* **Your task**
Return exactly the span of lines in the following data that opens with the line containing "For a sample, x̄" and closes with the line containing "A researcher records". Include nothing else.

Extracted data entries
* * * *
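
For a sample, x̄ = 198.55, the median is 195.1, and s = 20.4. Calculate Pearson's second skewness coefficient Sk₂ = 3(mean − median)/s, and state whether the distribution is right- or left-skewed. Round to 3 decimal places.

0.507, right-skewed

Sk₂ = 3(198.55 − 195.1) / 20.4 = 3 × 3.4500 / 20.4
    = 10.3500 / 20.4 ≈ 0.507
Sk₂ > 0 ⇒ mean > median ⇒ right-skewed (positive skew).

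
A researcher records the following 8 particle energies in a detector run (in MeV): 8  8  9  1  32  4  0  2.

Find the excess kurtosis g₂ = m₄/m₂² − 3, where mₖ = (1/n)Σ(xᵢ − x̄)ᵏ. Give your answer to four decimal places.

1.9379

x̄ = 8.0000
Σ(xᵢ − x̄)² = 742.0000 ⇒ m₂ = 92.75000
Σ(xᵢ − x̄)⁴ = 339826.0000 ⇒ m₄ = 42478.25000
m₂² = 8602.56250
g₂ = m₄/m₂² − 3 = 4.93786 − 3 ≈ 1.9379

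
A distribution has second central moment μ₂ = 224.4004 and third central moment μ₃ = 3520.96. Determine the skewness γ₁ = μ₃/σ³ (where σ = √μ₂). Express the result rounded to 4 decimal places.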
* * * *
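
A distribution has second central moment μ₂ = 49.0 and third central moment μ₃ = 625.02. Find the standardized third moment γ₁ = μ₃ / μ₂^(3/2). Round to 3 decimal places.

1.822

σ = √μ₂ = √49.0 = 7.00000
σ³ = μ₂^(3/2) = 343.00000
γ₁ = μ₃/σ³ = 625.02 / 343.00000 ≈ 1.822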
* * * *
* **Output**
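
For a sample, x̄ = 198.55, the median is 195.1, and s = 20.4. Calculate Pearson's second skewness coefficient Sk₂ = 3(mean − median)/s, and state whether the distribution is right- or left-skewed. Round to 3 decimal places.

0.507, right-skewed

Sk₂ = 3(198.55 − 195.1) / 20.4 = 3 × 3.4500 / 20.4
    = 10.3500 / 20.4 ≈ 0.507
Sk₂ > 0 ⇒ mean > median ⇒ right-skewed (positive skew).

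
A researcher records the following 8 particle energies in a detector run (in MeV): 8  8  9  1  32  4  0  2.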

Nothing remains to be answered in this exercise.